Saved entries:
BEGIN

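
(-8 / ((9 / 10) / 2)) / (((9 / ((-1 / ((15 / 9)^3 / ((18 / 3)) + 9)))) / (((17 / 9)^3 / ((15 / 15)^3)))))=1572160 / 1154007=1.36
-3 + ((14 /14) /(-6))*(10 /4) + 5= 19 /12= 1.58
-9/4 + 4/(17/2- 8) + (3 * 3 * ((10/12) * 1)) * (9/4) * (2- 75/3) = -3059/8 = -382.38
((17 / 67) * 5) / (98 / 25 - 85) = -0.02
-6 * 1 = -6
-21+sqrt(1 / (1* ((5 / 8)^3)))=-18.98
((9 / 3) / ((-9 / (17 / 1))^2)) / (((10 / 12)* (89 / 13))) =7514 / 4005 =1.88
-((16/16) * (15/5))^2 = -9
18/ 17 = 1.06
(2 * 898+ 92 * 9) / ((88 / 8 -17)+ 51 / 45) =-539.18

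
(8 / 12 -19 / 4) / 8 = -49 / 96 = -0.51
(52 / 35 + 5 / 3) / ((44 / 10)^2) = 1655 / 10164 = 0.16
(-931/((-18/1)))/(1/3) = 931/6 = 155.17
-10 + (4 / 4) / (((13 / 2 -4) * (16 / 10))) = -39 / 4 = -9.75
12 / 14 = 6 / 7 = 0.86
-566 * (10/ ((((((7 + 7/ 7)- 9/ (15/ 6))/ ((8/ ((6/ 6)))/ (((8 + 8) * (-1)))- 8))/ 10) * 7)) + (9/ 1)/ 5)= 5621512/ 385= 14601.33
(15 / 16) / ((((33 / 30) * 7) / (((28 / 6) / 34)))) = 0.02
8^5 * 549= 17989632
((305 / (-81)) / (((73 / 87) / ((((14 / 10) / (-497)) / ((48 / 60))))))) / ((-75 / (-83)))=146827 / 8396460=0.02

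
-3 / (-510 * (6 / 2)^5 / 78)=13 / 6885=0.00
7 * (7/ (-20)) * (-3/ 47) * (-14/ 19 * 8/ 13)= -0.07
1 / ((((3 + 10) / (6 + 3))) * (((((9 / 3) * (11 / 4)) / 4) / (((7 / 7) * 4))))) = 192 / 143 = 1.34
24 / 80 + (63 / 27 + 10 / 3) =179 / 30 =5.97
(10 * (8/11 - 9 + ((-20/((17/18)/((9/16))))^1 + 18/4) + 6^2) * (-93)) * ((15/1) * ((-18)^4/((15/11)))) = -370887556320/17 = -21816915077.65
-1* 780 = -780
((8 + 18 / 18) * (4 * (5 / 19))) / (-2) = -90 / 19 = -4.74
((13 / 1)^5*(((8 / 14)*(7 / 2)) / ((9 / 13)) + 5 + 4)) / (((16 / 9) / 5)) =12415109.69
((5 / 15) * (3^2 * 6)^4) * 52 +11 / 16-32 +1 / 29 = 68387230543 / 464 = 147386272.72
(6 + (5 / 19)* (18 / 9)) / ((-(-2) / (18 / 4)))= 279 / 19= 14.68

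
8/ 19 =0.42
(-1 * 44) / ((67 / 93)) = -4092 / 67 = -61.07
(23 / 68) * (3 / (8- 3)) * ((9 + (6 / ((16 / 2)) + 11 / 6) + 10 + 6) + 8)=7.22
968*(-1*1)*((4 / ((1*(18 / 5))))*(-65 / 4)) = 157300 / 9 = 17477.78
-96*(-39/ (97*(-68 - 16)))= -312/ 679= -0.46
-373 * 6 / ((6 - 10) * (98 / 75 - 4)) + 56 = -61301 / 404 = -151.74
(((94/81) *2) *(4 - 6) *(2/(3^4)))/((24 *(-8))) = 47/78732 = 0.00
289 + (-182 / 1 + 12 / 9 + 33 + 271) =1237 / 3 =412.33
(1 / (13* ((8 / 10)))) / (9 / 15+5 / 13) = 0.10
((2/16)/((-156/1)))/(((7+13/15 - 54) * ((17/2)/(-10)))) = -25/1223456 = -0.00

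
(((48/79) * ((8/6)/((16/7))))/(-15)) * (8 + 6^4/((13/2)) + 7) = -26012/5135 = -5.07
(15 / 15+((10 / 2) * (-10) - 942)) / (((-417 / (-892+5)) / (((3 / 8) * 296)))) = -32523629 / 139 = -233982.94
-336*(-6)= 2016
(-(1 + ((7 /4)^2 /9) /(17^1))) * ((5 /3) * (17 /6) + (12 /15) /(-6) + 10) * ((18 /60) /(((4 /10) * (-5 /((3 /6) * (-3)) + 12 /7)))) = -22949927 /10379520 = -2.21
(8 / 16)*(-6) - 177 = -180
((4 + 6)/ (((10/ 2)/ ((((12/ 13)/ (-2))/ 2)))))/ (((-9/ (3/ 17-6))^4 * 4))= -43923/ 2171546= -0.02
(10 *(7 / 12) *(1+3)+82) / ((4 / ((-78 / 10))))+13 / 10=-2041 / 10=-204.10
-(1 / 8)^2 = -1 / 64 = -0.02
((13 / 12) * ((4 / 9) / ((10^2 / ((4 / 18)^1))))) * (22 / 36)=0.00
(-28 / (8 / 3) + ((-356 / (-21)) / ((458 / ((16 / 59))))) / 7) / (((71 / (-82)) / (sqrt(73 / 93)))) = 1709813201*sqrt(6789) / 13114330551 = 10.74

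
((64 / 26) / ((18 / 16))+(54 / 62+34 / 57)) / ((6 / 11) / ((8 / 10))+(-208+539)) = 5542042 / 502858161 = 0.01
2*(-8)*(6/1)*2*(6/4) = -288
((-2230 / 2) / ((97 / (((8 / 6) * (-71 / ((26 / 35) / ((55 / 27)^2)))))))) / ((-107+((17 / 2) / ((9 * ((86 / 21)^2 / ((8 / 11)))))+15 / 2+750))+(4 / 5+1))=3409464959862500 / 365904804097989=9.32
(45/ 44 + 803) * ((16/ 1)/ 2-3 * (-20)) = 601409/ 11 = 54673.55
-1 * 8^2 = -64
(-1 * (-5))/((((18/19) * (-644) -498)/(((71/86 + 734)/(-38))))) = 9575/109736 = 0.09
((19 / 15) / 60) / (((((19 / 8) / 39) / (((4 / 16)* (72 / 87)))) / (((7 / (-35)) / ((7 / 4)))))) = -208 / 25375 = -0.01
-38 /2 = -19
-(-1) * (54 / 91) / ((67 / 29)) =1566 / 6097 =0.26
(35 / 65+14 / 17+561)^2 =15446015524 / 48841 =316251.01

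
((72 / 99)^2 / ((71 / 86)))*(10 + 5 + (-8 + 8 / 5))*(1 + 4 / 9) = 3076736 / 386595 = 7.96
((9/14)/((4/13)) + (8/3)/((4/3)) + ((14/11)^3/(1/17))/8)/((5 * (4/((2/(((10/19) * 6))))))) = 799691/2981440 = 0.27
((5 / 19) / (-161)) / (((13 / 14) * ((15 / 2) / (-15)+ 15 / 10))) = -10 / 5681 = -0.00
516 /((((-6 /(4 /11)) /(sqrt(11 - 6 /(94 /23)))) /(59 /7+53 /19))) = -4105984 * sqrt(329) /68761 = -1083.11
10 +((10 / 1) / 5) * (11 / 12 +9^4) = 78803 / 6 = 13133.83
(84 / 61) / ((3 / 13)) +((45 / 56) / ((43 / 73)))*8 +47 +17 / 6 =7349633 / 110166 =66.71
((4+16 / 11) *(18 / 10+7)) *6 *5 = 1440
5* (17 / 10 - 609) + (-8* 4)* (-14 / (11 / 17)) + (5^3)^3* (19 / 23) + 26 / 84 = 8559812873 / 5313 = 1611107.26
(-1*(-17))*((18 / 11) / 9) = 34 / 11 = 3.09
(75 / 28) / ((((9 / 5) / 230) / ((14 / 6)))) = 14375 / 18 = 798.61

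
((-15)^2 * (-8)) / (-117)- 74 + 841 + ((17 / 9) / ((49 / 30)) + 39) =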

END

(Exercise)
All records must be transcribed exactly, with none left out.

(Exercise result)
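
(-8 / ((9 / 10) / 2)) / (((9 / ((-1 / ((15 / 9)^3 / ((18 / 3)) + 9)))) / (((17 / 9)^3 / ((15 / 15)^3)))))=1572160 / 1154007=1.36
-3 + ((14 /14) /(-6))*(10 /4) + 5= 19 /12= 1.58
-9/4 + 4/(17/2- 8) + (3 * 3 * ((10/12) * 1)) * (9/4) * (2- 75/3) = -3059/8 = -382.38
((17 / 67) * 5) / (98 / 25 - 85) = -0.02
-6 * 1 = -6
-21+sqrt(1 / (1* ((5 / 8)^3)))=-18.98
((9 / 3) / ((-9 / (17 / 1))^2)) / (((10 / 12)* (89 / 13))) =7514 / 4005 =1.88
-((16/16) * (15/5))^2 = -9
18/ 17 = 1.06
(2 * 898+ 92 * 9) / ((88 / 8 -17)+ 51 / 45) =-539.18

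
(8 / 12 -19 / 4) / 8 = -49 / 96 = -0.51
(52 / 35 + 5 / 3) / ((44 / 10)^2) = 1655 / 10164 = 0.16
(-931/((-18/1)))/(1/3) = 931/6 = 155.17
-10 + (4 / 4) / (((13 / 2 -4) * (16 / 10))) = -39 / 4 = -9.75
12 / 14 = 6 / 7 = 0.86
-566 * (10/ ((((((7 + 7/ 7)- 9/ (15/ 6))/ ((8/ ((6/ 6)))/ (((8 + 8) * (-1)))- 8))/ 10) * 7)) + (9/ 1)/ 5)= 5621512/ 385= 14601.33
(15 / 16) / ((((33 / 30) * 7) / (((28 / 6) / 34)))) = 0.02
8^5 * 549= 17989632
((305 / (-81)) / (((73 / 87) / ((((14 / 10) / (-497)) / ((48 / 60))))))) / ((-75 / (-83)))=146827 / 8396460=0.02

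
-3 / (-510 * (6 / 2)^5 / 78)=13 / 6885=0.00
7 * (7/ (-20)) * (-3/ 47) * (-14/ 19 * 8/ 13)= -0.07
1 / ((((3 + 10) / (6 + 3))) * (((((9 / 3) * (11 / 4)) / 4) / (((7 / 7) * 4))))) = 192 / 143 = 1.34
24 / 80 + (63 / 27 + 10 / 3) =179 / 30 =5.97
(10 * (8/11 - 9 + ((-20/((17/18)/((9/16))))^1 + 18/4) + 6^2) * (-93)) * ((15/1) * ((-18)^4/((15/11)))) = -370887556320/17 = -21816915077.65
-1* 780 = -780
((8 + 18 / 18) * (4 * (5 / 19))) / (-2) = -90 / 19 = -4.74
((13 / 1)^5*(((8 / 14)*(7 / 2)) / ((9 / 13)) + 5 + 4)) / (((16 / 9) / 5)) =12415109.69
((5 / 15) * (3^2 * 6)^4) * 52 +11 / 16-32 +1 / 29 = 68387230543 / 464 = 147386272.72
(6 + (5 / 19)* (18 / 9)) / ((-(-2) / (18 / 4)))= 279 / 19= 14.68

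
8/ 19 =0.42
(-1 * 44) / ((67 / 93)) = -4092 / 67 = -61.07
(23 / 68) * (3 / (8- 3)) * ((9 + (6 / ((16 / 2)) + 11 / 6) + 10 + 6) + 8)=7.22
968*(-1*1)*((4 / ((1*(18 / 5))))*(-65 / 4)) = 157300 / 9 = 17477.78
-96*(-39/ (97*(-68 - 16)))= -312/ 679= -0.46
-373 * 6 / ((6 - 10) * (98 / 75 - 4)) + 56 = -61301 / 404 = -151.74
(((94/81) *2) *(4 - 6) *(2/(3^4)))/((24 *(-8))) = 47/78732 = 0.00
289 + (-182 / 1 + 12 / 9 + 33 + 271) =1237 / 3 =412.33
(1 / (13* ((8 / 10)))) / (9 / 15+5 / 13) = 0.10
((2/16)/((-156/1)))/(((7+13/15 - 54) * ((17/2)/(-10)))) = -25/1223456 = -0.00

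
(((48/79) * ((8/6)/((16/7))))/(-15)) * (8 + 6^4/((13/2)) + 7) = -26012/5135 = -5.07
(15 / 15+((10 / 2) * (-10) - 942)) / (((-417 / (-892+5)) / (((3 / 8) * 296)))) = -32523629 / 139 = -233982.94
-336*(-6)= 2016
(-(1 + ((7 /4)^2 /9) /(17^1))) * ((5 /3) * (17 /6) + (12 /15) /(-6) + 10) * ((18 /60) /(((4 /10) * (-5 /((3 /6) * (-3)) + 12 /7)))) = -22949927 /10379520 = -2.21
(8 / 16)*(-6) - 177 = -180
((4 + 6)/ (((10/ 2)/ ((((12/ 13)/ (-2))/ 2)))))/ (((-9/ (3/ 17-6))^4 * 4))= -43923/ 2171546= -0.02
(10 *(7 / 12) *(1+3)+82) / ((4 / ((-78 / 10))))+13 / 10=-2041 / 10=-204.10
-(1 / 8)^2 = -1 / 64 = -0.02
((13 / 12) * ((4 / 9) / ((10^2 / ((4 / 18)^1))))) * (22 / 36)=0.00
(-28 / (8 / 3) + ((-356 / (-21)) / ((458 / ((16 / 59))))) / 7) / (((71 / (-82)) / (sqrt(73 / 93)))) = 1709813201*sqrt(6789) / 13114330551 = 10.74

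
((64 / 26) / ((18 / 16))+(54 / 62+34 / 57)) / ((6 / 11) / ((8 / 10))+(-208+539)) = 5542042 / 502858161 = 0.01
2*(-8)*(6/1)*2*(6/4) = -288
((-2230 / 2) / ((97 / (((8 / 6) * (-71 / ((26 / 35) / ((55 / 27)^2)))))))) / ((-107+((17 / 2) / ((9 * ((86 / 21)^2 / ((8 / 11)))))+15 / 2+750))+(4 / 5+1))=3409464959862500 / 365904804097989=9.32
(45/ 44 + 803) * ((16/ 1)/ 2-3 * (-20)) = 601409/ 11 = 54673.55
-1 * 8^2 = -64
(-1 * (-5))/((((18/19) * (-644) -498)/(((71/86 + 734)/(-38))))) = 9575/109736 = 0.09
((19 / 15) / 60) / (((((19 / 8) / 39) / (((4 / 16)* (72 / 87)))) / (((7 / (-35)) / ((7 / 4)))))) = -208 / 25375 = -0.01
-38 /2 = -19
-(-1) * (54 / 91) / ((67 / 29)) =1566 / 6097 =0.26
(35 / 65+14 / 17+561)^2 =15446015524 / 48841 =316251.01

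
((72 / 99)^2 / ((71 / 86)))*(10 + 5 + (-8 + 8 / 5))*(1 + 4 / 9) = 3076736 / 386595 = 7.96
((9/14)/((4/13)) + (8/3)/((4/3)) + ((14/11)^3/(1/17))/8)/((5 * (4/((2/(((10/19) * 6))))))) = 799691/2981440 = 0.27
((5 / 19) / (-161)) / (((13 / 14) * ((15 / 2) / (-15)+ 15 / 10))) = -10 / 5681 = -0.00
516 /((((-6 /(4 /11)) /(sqrt(11 - 6 /(94 /23)))) /(59 /7+53 /19))) = -4105984 * sqrt(329) /68761 = -1083.11
10 +((10 / 1) / 5) * (11 / 12 +9^4) = 78803 / 6 = 13133.83
(84 / 61) / ((3 / 13)) +((45 / 56) / ((43 / 73)))*8 +47 +17 / 6 =7349633 / 110166 =66.71
((4+16 / 11) *(18 / 10+7)) *6 *5 = 1440
5* (17 / 10 - 609) + (-8* 4)* (-14 / (11 / 17)) + (5^3)^3* (19 / 23) + 26 / 84 = 8559812873 / 5313 = 1611107.26
(-1*(-17))*((18 / 11) / 9) = 34 / 11 = 3.09
(75 / 28) / ((((9 / 5) / 230) / ((14 / 6)))) = 14375 / 18 = 798.61

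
((-15)^2 * (-8)) / (-117)- 74 + 841 + ((17 / 9) / ((49 / 30)) + 39) =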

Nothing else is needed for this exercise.